• TASK INSTRUCTIONS:
All of the data below is to be copied exactly.

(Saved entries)

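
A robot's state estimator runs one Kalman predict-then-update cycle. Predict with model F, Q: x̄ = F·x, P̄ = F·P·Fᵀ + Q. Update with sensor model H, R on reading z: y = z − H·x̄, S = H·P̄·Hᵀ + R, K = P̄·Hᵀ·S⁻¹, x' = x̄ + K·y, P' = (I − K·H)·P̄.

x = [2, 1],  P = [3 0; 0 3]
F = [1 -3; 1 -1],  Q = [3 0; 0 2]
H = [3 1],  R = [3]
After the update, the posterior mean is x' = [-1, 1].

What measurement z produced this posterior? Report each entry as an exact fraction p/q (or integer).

x̄ = F·x = [-1, 1]
P̄ = F·P·Fᵀ + Q = [33 12; 12 8]
S = H·P̄·Hᵀ + R = [380]
K = P̄·Hᵀ·S⁻¹ = [111/380; 11/95]
x' − x̄ = [0, 0] = K·y
y = (KᵀK)⁻¹·Kᵀ·(x' − x̄) = [0]
z = y + H·x̄ = [0] + [-2] = [-2]

z = [-2]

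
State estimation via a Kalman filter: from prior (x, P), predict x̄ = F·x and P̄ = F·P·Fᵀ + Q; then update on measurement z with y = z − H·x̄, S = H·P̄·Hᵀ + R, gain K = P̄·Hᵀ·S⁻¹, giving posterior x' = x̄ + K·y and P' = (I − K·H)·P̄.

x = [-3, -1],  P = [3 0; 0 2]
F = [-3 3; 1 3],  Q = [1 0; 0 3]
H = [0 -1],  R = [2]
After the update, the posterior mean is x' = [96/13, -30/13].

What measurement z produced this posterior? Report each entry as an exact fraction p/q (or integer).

z = [2]

x̄ = F·x = [6, -6]
P̄ = F·P·Fᵀ + Q = [46 9; 9 24]
S = H·P̄·Hᵀ + R = [26]
K = P̄·Hᵀ·S⁻¹ = [-9/26; -12/13]
x' − x̄ = [18/13, 48/13] = K·y
y = (KᵀK)⁻¹·Kᵀ·(x' − x̄) = [-4]
z = y + H·x̄ = [-4] + [6] = [2]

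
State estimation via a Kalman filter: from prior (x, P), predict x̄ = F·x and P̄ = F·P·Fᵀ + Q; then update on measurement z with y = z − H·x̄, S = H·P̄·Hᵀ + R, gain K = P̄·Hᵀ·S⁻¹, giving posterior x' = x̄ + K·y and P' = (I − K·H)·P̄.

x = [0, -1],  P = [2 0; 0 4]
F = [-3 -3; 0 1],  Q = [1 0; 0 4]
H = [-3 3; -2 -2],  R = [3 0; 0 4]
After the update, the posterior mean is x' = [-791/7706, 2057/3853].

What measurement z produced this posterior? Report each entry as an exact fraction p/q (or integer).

z = [2, -1]

x̄ = F·x = [3, -1]
P̄ = F·P·Fᵀ + Q = [55 -12; -12 8]
S = H·P̄·Hᵀ + R = [786 282; 282 160]
K = P̄·Hᵀ·S⁻¹ = [-659/3853 -1819/7706; 612/3853 -886/3853]
x' − x̄ = [-23909/7706, 5910/3853] = K·y
y = (KᵀK)⁻¹·Kᵀ·(x' − x̄) = [14, 3]
z = y + H·x̄ = [14, 3] + [-12, -4] = [2, -1]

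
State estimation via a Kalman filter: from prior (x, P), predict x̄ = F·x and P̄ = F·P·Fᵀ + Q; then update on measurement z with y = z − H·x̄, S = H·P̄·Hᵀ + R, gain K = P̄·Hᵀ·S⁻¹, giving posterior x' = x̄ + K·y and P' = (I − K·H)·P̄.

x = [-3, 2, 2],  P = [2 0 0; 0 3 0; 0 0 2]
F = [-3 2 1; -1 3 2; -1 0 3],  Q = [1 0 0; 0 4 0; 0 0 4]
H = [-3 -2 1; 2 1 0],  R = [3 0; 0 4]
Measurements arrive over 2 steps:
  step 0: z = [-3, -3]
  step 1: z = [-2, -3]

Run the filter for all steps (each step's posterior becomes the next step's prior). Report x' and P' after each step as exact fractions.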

• SOLUTION TO THIS PROBLEM:
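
A robot's state estimator runs one Kalman predict-then-update cycle. Predict with model F, Q: x̄ = F·x, P̄ = F·P·Fᵀ + Q. Update with sensor model H, R on reading z: y = z − H·x̄, S = H·P̄·Hᵀ + R, K = P̄·Hᵀ·S⁻¹, x' = x̄ + K·y, P' = (I − K·H)·P̄.

x = [2, 1],  P = [3 0; 0 3]
F = [1 -3; 1 -1],  Q = [3 0; 0 2]
H = [3 1],  R = [3]
After the update, the posterior mean is x' = [-1, 1].

What measurement z produced this posterior? Report each entry as an exact fraction p/q (or integer).

x̄ = F·x = [-1, 1]
P̄ = F·P·Fᵀ + Q = [33 12; 12 8]
S = H·P̄·Hᵀ + R = [380]
K = P̄·Hᵀ·S⁻¹ = [111/380; 11/95]
x' − x̄ = [0, 0] = K·y
y = (KᵀK)⁻¹·Kᵀ·(x' − x̄) = [0]
z = y + H·x̄ = [0] + [-2] = [-2]

z = [-2]

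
State estimation via a Kalman filter: from prior (x, P), predict x̄ = F·x and P̄ = F·P·Fᵀ + Q; then update on measurement z with y = z − H·x̄, S = H·P̄·Hᵀ + R, gain K = P̄·Hᵀ·S⁻¹, giving posterior x' = x̄ + K·y and P' = (I − K·H)·P̄.

x = [-3, -1],  P = [3 0; 0 2]
F = [-3 3; 1 3],  Q = [1 0; 0 3]
H = [0 -1],  R = [2]
After the update, the posterior mean is x' = [96/13, -30/13].

What measurement z produced this posterior? Report each entry as an exact fraction p/q (or integer).

z = [2]

x̄ = F·x = [6, -6]
P̄ = F·P·Fᵀ + Q = [46 9; 9 24]
S = H·P̄·Hᵀ + R = [26]
K = P̄·Hᵀ·S⁻¹ = [-9/26; -12/13]
x' − x̄ = [18/13, 48/13] = K·y
y = (KᵀK)⁻¹·Kᵀ·(x' − x̄) = [-4]
z = y + H·x̄ = [-4] + [6] = [2]

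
State estimation via a Kalman filter: from prior (x, P), predict x̄ = F·x and P̄ = F·P·Fᵀ + Q; then update on measurement z with y = z − H·x̄, S = H·P̄·Hᵀ + R, gain K = P̄·Hᵀ·S⁻¹, giving posterior x' = x̄ + K·y and P' = (I − K·H)·P̄.

x = [0, -1],  P = [2 0; 0 4]
F = [-3 -3; 0 1],  Q = [1 0; 0 4]
H = [-3 3; -2 -2],  R = [3 0; 0 4]
After the update, the posterior mean is x' = [-791/7706, 2057/3853].

What measurement z produced this posterior? Report each entry as an exact fraction p/q (or integer).

z = [2, -1]

x̄ = F·x = [3, -1]
P̄ = F·P·Fᵀ + Q = [55 -12; -12 8]
S = H·P̄·Hᵀ + R = [786 282; 282 160]
K = P̄·Hᵀ·S⁻¹ = [-659/3853 -1819/7706; 612/3853 -886/3853]
x' − x̄ = [-23909/7706, 5910/3853] = K·y
y = (KᵀK)⁻¹·Kᵀ·(x' − x̄) = [14, 3]
z = y + H·x̄ = [14, 3] + [-12, -4] = [2, -1]

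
State estimation via a Kalman filter: from prior (x, P), predict x̄ = F·x and P̄ = F·P·Fᵀ + Q; then update on measurement z with y = z − H·x̄, S = H·P̄·Hᵀ + R, gain K = P̄·Hᵀ·S⁻¹, giving posterior x' = x̄ + K·y and P' = (I − K·H)·P̄.

x = [-3, 2, 2],  P = [2 0 0; 0 3 0; 0 0 2]
F = [-3 2 1; -1 3 2; -1 0 3],  Q = [1 0 0; 0 4 0; 0 0 4]
H = [-3 -2 1; 2 1 0],  R = [3 0; 0 4]
Measurements arrive over 2 steps:
  step 0: z = [-3, -3]
  step 1: z = [-2, -3]

Run the filter for all steps (each step's posterior becomes the next step's prior). Report x' and P' after each step as exact fractions.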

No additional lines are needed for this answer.